Data entries
# # # # # # #

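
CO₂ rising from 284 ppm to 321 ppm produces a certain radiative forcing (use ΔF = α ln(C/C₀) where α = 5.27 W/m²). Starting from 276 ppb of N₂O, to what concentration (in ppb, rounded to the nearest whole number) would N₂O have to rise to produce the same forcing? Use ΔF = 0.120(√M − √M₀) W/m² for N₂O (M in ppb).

CO₂ forcing: 5.27 × ln(321/284) = 5.27 × 0.122467 = 0.64540 W/m².
Set 0.120(√M − √276) = 0.64540: √M = 0.64540/0.120 + √276 = 5.3783 + 16.6132 = 21.9915.
M = (21.9915)² = 483.63 ppb.

M ≈ 484 ppb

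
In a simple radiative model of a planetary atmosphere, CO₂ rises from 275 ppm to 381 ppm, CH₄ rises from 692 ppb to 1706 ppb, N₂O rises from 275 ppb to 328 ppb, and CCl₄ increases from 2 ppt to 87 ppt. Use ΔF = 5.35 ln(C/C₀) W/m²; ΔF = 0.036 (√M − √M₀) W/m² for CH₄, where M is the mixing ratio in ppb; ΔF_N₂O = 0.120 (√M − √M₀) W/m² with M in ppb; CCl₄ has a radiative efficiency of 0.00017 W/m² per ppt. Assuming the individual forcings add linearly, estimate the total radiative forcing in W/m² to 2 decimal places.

CO₂: 5.35 × ln(381/275) = 5.35 × ln(1.38545) = 5.35 × 0.32602 = 1.7442 W/m².
CH₄: 0.036 × (√1706 − √692) = 0.036 × (41.3038 − 26.3059) = 0.036 × 14.9979 = 0.5399 W/m².
N₂O: 0.120 × (√328 − √275) = 0.120 × (18.1108 − 16.5831) = 0.120 × 1.5277 = 0.1833 W/m².
CCl₄: ΔF = 0.00017 × (87 − 2) = 0.00017 × 85 = 0.0145 W/m².
Total ΔF = 1.7442 + 0.5399 + 0.1833 + 0.0145 = 2.4819 W/m².

ΔF = 2.48 W/m²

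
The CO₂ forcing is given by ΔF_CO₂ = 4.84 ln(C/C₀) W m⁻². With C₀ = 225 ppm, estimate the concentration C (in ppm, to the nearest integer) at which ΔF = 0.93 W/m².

C ≈ 273 ppm

Set 4.84 ln(C/225) = 0.93, so ln(C/225) = 0.93/4.84 = 0.19215.
Then C/225 = e^0.19215 = 1.21185, giving C = 225 × 1.21185 = 272.67 ppm.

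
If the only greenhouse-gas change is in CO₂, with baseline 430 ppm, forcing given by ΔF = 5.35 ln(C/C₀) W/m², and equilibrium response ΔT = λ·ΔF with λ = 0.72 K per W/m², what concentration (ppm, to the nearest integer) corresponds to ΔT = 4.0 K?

C ≈ 1215 ppm

Required forcing: ΔF = ΔT/λ = 4.0/0.72 = 5.5556 W/m².
Then ln(C/430) = ΔF/5.35 = 5.5556/5.35 = 1.03843.
So C = 430 × e^1.03843 = 430 × 2.82478 = 1214.66 ppm.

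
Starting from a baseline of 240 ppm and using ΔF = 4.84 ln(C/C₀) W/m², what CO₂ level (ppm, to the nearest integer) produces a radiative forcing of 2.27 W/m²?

C ≈ 384 ppm

Set 4.84 ln(C/240) = 2.27, so ln(C/240) = 2.27/4.84 = 0.46901.
Then C/240 = e^0.46901 = 1.59841, giving C = 240 × 1.59841 = 383.62 ppm.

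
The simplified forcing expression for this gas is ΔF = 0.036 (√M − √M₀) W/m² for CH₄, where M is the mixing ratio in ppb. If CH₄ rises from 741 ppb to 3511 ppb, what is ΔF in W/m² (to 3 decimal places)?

CH₄: 0.036 × (√3511 − √741) = 0.036 × (59.2537 − 27.2213) = 0.036 × 32.0324 = 1.1532 W/m².

ΔF = 1.153 W/m²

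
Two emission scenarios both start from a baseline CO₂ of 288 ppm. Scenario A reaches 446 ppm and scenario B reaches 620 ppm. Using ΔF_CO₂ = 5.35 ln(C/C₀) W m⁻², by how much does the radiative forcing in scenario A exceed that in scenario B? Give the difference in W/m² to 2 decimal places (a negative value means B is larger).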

# # # # # # #

__WHAT NEEDS TO BE DONE__.
Copy the entries word for word.

__ANSWER TO THE PROBLEM__.
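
CO₂ rising from 284 ppm to 321 ppm produces a certain radiative forcing (use ΔF = α ln(C/C₀) where α = 5.27 W/m²). Starting from 276 ppb of N₂O, to what concentration (in ppb, rounded to the nearest whole number) would N₂O have to rise to produce the same forcing? Use ΔF = 0.120(√M − √M₀) W/m² for N₂O (M in ppb).

CO₂ forcing: 5.27 × ln(321/284) = 5.27 × 0.122467 = 0.64540 W/m².
Set 0.120(√M − √276) = 0.64540: √M = 0.64540/0.120 + √276 = 5.3783 + 16.6132 = 21.9915.
M = (21.9915)² = 483.63 ppb.

M ≈ 484 ppb

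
In a simple radiative model of a planetary atmosphere, CO₂ rises from 275 ppm to 381 ppm, CH₄ rises from 692 ppb to 1706 ppb, N₂O rises from 275 ppb to 328 ppb, and CCl₄ increases from 2 ppt to 87 ppt. Use ΔF = 5.35 ln(C/C₀) W/m²; ΔF = 0.036 (√M − √M₀) W/m² for CH₄, where M is the mixing ratio in ppb; ΔF_N₂O = 0.120 (√M − √M₀) W/m² with M in ppb; CCl₄ has a radiative efficiency of 0.00017 W/m² per ppt. Assuming the individual forcings add linearly, estimate the total radiative forcing in W/m² to 2 decimal places.

CO₂: 5.35 × ln(381/275) = 5.35 × ln(1.38545) = 5.35 × 0.32602 = 1.7442 W/m².
CH₄: 0.036 × (√1706 − √692) = 0.036 × (41.3038 − 26.3059) = 0.036 × 14.9979 = 0.5399 W/m².
N₂O: 0.120 × (√328 − √275) = 0.120 × (18.1108 − 16.5831) = 0.120 × 1.5277 = 0.1833 W/m².
CCl₄: ΔF = 0.00017 × (87 − 2) = 0.00017 × 85 = 0.0145 W/m².
Total ΔF = 1.7442 + 0.5399 + 0.1833 + 0.0145 = 2.4819 W/m².

ΔF = 2.48 W/m²

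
The CO₂ forcing is given by ΔF_CO₂ = 4.84 ln(C/C₀) W m⁻². With C₀ = 225 ppm, estimate the concentration C (in ppm, to the nearest integer) at which ΔF = 0.93 W/m².

C ≈ 273 ppm

Set 4.84 ln(C/225) = 0.93, so ln(C/225) = 0.93/4.84 = 0.19215.
Then C/225 = e^0.19215 = 1.21185, giving C = 225 × 1.21185 = 272.67 ppm.

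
If the only greenhouse-gas change is in CO₂, with baseline 430 ppm, forcing given by ΔF = 5.35 ln(C/C₀) W/m², and equilibrium response ΔT = λ·ΔF with λ = 0.72 K per W/m², what concentration (ppm, to the nearest integer) corresponds to ΔT = 4.0 K?

C ≈ 1215 ppm

Required forcing: ΔF = ΔT/λ = 4.0/0.72 = 5.5556 W/m².
Then ln(C/430) = ΔF/5.35 = 5.5556/5.35 = 1.03843.
So C = 430 × e^1.03843 = 430 × 2.82478 = 1214.66 ppm.

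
Starting from a baseline of 240 ppm and using ΔF = 4.84 ln(C/C₀) W/m², what CO₂ level (ppm, to the nearest integer) produces a radiative forcing of 2.27 W/m²?

C ≈ 384 ppm

Set 4.84 ln(C/240) = 2.27, so ln(C/240) = 2.27/4.84 = 0.46901.
Then C/240 = e^0.46901 = 1.59841, giving C = 240 × 1.59841 = 383.62 ppm.

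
The simplified forcing expression for this gas is ΔF = 0.036 (√M − √M₀) W/m² for CH₄, where M is the mixing ratio in ppb. If CH₄ rises from 741 ppb to 3511 ppb, what is ΔF in W/m² (to 3 decimal places)?

CH₄: 0.036 × (√3511 − √741) = 0.036 × (59.2537 − 27.2213) = 0.036 × 32.0324 = 1.1532 W/m².

ΔF = 1.153 W/m²

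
Two emission scenarios both start from a baseline CO₂ of 288 ppm. Scenario A reaches 446 ppm and scenario B reaches 620 ppm. Using ΔF_CO₂ = 5.35 ln(C/C₀) W m⁻², by how much does the radiative forcing in scenario A exceed that in scenario B? Give the difference in W/m² to 2 decimal places (a negative value means B is larger).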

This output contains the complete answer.